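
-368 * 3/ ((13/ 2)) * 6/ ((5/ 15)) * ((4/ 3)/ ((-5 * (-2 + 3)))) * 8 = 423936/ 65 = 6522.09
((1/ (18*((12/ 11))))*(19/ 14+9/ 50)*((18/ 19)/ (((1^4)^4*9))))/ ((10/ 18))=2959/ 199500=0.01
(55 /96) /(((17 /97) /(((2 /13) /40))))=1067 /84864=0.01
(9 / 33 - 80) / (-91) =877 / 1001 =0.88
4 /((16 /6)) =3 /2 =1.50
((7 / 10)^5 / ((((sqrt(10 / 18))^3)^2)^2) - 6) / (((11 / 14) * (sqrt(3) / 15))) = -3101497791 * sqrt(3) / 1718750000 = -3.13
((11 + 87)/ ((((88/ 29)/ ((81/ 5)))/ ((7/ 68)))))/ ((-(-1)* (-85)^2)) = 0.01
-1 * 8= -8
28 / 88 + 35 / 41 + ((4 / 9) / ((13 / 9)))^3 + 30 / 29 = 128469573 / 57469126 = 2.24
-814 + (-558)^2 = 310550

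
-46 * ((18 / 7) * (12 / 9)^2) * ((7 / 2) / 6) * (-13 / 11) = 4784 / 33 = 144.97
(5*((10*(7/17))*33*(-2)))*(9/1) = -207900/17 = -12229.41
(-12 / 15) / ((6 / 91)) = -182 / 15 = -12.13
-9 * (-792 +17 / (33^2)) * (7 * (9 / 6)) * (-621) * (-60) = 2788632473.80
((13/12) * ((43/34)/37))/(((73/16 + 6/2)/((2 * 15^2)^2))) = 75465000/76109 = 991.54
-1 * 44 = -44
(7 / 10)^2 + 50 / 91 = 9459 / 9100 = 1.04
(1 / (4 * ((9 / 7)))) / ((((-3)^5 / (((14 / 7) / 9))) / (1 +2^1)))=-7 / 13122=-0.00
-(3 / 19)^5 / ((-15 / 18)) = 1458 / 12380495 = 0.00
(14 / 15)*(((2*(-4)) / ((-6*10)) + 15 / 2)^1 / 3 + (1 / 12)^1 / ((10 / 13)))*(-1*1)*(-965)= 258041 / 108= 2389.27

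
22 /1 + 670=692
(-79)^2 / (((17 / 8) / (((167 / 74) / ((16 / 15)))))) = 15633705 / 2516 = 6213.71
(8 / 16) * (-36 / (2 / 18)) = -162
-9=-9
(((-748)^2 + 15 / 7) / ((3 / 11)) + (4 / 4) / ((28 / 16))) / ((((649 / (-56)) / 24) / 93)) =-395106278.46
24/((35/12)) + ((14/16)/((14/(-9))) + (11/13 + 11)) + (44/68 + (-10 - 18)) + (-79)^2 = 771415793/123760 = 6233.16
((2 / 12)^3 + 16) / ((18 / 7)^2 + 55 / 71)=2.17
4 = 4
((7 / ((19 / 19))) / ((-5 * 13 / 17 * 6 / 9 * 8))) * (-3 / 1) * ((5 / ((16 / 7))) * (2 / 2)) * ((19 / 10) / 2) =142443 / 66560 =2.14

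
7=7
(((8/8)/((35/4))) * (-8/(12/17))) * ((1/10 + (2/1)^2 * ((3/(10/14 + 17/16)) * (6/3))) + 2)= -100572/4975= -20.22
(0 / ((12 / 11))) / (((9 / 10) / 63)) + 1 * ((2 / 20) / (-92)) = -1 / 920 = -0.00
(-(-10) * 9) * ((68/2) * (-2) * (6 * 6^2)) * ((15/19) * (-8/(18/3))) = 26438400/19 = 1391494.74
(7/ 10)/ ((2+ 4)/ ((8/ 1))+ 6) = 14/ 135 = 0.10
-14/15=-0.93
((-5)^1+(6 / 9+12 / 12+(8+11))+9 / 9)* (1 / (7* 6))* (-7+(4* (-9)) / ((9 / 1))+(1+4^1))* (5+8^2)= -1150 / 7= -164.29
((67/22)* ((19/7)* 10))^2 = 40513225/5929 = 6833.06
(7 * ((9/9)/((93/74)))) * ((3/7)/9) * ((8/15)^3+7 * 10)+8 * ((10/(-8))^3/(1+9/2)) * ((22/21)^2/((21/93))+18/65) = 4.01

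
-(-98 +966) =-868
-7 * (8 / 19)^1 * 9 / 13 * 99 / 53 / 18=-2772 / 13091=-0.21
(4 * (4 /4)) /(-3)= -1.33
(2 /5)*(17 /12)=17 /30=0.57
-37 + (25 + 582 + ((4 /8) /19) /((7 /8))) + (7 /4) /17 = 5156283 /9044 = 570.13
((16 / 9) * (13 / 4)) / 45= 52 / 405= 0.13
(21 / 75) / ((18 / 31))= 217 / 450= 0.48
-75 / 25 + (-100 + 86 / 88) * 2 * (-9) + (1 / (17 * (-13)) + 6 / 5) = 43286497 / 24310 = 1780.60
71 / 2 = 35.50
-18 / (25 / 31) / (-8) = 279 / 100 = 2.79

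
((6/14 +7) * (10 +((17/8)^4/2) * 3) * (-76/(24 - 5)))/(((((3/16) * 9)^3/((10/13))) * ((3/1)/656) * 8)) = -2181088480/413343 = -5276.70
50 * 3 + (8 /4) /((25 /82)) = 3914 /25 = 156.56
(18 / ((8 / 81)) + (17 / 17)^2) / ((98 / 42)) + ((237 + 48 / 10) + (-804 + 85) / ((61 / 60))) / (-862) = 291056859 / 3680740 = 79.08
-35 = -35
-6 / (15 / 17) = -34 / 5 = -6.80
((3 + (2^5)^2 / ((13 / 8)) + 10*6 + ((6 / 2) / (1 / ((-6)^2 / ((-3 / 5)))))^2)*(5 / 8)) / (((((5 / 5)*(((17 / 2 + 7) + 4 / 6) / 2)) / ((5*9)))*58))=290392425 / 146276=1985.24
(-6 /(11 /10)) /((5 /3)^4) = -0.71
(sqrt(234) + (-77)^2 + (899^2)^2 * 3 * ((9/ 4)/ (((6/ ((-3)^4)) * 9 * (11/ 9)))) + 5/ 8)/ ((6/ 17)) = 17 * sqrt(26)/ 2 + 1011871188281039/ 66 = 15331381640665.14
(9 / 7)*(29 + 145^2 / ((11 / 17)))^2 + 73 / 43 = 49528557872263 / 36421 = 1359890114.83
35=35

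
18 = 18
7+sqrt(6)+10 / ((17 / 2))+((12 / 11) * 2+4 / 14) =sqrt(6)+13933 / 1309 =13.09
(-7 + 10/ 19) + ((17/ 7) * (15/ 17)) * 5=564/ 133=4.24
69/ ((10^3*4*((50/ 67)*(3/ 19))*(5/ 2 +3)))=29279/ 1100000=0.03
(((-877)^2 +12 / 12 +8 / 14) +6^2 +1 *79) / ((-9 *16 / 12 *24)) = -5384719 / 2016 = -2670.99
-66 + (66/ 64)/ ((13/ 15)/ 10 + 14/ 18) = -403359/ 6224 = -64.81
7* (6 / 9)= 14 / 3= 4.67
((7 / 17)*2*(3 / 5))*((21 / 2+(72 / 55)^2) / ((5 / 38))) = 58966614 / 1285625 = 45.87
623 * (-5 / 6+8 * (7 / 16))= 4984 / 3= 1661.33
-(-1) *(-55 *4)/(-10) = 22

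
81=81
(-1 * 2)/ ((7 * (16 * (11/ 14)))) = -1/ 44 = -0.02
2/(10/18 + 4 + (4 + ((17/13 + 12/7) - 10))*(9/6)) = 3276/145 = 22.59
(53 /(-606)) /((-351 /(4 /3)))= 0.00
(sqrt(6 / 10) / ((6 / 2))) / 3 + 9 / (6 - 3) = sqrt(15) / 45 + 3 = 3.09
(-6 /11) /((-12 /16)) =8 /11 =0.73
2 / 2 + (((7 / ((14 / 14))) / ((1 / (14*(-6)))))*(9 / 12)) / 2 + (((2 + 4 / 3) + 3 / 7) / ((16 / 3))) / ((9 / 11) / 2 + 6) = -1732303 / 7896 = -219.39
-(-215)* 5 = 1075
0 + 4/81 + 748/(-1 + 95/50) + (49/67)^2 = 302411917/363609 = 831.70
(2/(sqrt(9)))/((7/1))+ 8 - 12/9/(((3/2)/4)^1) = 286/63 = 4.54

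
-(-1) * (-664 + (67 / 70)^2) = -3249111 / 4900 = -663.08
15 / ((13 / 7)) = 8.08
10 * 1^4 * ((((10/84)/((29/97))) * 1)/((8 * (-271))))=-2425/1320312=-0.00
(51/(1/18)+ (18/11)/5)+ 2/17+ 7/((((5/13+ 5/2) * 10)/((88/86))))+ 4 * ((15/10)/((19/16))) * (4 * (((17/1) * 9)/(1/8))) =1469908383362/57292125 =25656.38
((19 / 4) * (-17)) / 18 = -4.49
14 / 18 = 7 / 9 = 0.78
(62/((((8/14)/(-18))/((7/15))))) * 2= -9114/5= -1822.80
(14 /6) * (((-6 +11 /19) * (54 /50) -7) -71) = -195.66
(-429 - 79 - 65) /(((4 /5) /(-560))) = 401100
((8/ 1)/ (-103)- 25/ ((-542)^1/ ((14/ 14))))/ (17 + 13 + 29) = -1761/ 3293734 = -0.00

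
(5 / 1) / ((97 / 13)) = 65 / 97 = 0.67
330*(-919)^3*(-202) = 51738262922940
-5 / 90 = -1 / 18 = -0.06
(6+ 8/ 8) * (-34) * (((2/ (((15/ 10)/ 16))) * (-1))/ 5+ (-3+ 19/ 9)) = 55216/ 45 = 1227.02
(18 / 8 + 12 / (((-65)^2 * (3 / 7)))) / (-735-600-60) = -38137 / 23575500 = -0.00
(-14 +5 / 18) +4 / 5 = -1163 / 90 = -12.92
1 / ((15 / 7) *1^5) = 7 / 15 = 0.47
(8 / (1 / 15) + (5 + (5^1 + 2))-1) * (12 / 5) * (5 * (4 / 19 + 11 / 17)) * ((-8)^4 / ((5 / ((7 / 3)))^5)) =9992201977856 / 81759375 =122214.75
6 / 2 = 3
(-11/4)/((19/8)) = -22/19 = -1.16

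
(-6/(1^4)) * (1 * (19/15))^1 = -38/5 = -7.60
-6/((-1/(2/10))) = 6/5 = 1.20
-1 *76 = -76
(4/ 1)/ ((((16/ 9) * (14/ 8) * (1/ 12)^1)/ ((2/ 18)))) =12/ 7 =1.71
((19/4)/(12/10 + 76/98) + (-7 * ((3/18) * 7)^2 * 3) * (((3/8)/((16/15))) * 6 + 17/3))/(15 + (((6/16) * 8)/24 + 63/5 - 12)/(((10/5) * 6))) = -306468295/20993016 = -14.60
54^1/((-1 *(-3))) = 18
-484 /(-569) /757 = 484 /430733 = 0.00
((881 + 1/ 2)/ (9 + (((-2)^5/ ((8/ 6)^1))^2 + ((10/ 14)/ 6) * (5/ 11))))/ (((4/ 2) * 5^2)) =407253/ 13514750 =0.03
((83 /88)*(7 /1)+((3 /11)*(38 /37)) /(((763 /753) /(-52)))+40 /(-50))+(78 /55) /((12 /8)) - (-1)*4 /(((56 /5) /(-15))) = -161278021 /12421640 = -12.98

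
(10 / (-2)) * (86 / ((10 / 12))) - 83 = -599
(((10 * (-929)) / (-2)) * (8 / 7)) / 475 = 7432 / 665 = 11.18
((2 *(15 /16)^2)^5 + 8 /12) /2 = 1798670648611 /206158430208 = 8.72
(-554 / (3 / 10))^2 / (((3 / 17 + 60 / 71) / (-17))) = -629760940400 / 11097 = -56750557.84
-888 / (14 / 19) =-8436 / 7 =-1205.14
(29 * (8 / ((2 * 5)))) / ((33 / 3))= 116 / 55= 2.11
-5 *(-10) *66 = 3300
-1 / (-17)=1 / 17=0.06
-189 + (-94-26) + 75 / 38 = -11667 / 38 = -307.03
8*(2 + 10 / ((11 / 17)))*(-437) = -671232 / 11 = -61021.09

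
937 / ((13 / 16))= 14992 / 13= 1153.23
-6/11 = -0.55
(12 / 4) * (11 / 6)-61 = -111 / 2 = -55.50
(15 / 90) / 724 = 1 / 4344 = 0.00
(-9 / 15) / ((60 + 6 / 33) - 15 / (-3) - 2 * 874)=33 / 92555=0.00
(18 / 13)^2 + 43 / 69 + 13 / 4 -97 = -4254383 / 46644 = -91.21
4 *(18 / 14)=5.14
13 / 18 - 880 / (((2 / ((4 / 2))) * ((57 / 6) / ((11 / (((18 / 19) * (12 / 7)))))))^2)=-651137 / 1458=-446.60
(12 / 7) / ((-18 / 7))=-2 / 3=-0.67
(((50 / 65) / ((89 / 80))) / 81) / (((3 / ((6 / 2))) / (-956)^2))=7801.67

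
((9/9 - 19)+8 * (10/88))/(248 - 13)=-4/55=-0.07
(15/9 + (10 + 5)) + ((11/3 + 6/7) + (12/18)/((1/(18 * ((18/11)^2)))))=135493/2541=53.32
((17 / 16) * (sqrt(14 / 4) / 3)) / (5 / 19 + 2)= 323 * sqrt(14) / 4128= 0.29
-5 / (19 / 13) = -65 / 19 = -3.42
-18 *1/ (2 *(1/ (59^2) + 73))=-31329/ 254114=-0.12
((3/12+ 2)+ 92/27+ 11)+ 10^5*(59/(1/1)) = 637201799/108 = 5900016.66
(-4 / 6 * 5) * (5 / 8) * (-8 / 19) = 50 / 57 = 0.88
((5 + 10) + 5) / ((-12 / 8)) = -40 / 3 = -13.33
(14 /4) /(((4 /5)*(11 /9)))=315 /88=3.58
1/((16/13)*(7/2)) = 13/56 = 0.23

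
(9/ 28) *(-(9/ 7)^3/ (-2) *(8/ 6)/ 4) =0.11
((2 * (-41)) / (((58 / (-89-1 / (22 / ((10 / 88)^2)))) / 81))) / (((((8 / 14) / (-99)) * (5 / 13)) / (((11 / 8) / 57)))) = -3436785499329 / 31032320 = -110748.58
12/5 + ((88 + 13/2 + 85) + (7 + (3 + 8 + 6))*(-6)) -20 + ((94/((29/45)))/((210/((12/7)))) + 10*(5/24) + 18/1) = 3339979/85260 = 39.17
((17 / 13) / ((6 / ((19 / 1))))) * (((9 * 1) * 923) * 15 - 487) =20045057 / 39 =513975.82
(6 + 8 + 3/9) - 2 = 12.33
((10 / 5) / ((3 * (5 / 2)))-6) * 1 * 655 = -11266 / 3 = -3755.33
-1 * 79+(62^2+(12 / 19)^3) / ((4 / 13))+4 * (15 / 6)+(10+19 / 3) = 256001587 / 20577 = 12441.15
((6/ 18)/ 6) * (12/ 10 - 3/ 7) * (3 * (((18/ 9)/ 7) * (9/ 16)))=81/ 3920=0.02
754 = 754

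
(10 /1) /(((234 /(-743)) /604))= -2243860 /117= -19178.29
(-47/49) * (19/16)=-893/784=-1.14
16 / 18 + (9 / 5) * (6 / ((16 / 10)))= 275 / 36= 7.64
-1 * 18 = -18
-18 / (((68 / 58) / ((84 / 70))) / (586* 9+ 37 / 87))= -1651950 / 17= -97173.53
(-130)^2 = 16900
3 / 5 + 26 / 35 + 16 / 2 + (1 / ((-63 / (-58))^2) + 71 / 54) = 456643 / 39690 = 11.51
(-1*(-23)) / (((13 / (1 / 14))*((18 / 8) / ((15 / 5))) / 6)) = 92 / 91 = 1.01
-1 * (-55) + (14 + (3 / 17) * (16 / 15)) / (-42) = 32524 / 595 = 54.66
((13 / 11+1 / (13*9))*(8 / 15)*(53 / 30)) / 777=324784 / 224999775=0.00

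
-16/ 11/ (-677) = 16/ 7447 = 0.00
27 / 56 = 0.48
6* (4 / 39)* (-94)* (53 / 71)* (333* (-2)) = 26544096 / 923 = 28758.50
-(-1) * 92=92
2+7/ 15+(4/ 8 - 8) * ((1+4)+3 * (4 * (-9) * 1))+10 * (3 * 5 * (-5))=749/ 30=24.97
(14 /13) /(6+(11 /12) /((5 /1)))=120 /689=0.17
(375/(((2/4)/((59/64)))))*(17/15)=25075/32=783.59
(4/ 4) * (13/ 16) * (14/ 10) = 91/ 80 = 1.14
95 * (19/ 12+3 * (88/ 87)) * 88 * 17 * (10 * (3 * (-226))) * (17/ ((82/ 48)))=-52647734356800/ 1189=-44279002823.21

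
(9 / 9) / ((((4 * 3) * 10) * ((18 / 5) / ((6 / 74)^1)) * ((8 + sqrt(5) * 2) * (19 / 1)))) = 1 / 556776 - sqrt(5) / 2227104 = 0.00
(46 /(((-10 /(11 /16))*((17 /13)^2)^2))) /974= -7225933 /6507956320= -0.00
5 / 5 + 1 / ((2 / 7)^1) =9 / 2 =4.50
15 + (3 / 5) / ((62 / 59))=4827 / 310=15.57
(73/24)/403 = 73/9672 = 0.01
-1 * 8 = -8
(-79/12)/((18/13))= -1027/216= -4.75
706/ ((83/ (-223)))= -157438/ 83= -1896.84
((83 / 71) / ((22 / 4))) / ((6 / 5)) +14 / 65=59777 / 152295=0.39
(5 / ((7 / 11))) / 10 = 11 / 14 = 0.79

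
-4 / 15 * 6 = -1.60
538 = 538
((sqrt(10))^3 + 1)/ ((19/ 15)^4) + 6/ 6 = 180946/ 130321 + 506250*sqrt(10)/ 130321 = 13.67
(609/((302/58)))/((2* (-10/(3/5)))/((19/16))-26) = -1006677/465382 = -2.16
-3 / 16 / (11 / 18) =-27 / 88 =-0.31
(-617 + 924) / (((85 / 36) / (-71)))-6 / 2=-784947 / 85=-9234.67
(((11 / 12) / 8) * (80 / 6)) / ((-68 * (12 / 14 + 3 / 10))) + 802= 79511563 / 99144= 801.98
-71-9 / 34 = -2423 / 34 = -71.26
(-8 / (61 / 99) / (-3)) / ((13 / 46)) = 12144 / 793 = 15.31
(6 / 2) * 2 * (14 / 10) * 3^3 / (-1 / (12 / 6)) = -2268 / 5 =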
○ ○ ○
• _Exercise_:
Taking the entries from their first line through the line with "-1 * 44 = -44", inclusive, restate each line word for word and give nothing else.

• _Response to this task_:
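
-368 * 3/ ((13/ 2)) * 6/ ((5/ 15)) * ((4/ 3)/ ((-5 * (-2 + 3)))) * 8 = 423936/ 65 = 6522.09
((1/ (18*((12/ 11))))*(19/ 14+9/ 50)*((18/ 19)/ (((1^4)^4*9))))/ ((10/ 18))=2959/ 199500=0.01
(55 /96) /(((17 /97) /(((2 /13) /40))))=1067 /84864=0.01
(9 / 33 - 80) / (-91) =877 / 1001 =0.88
4 /((16 /6)) =3 /2 =1.50
((7 / 10)^5 / ((((sqrt(10 / 18))^3)^2)^2) - 6) / (((11 / 14) * (sqrt(3) / 15))) = -3101497791 * sqrt(3) / 1718750000 = -3.13
((11 + 87)/ ((((88/ 29)/ ((81/ 5)))/ ((7/ 68)))))/ ((-(-1)* (-85)^2)) = 0.01
-1 * 8= -8
28 / 88 + 35 / 41 + ((4 / 9) / ((13 / 9)))^3 + 30 / 29 = 128469573 / 57469126 = 2.24
-814 + (-558)^2 = 310550

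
-46 * ((18 / 7) * (12 / 9)^2) * ((7 / 2) / 6) * (-13 / 11) = 4784 / 33 = 144.97
(5*((10*(7/17))*33*(-2)))*(9/1) = -207900/17 = -12229.41
(-12 / 15) / ((6 / 91)) = -182 / 15 = -12.13
-9 * (-792 +17 / (33^2)) * (7 * (9 / 6)) * (-621) * (-60) = 2788632473.80
((13/12) * ((43/34)/37))/(((73/16 + 6/2)/((2 * 15^2)^2))) = 75465000/76109 = 991.54
-1 * 44 = -44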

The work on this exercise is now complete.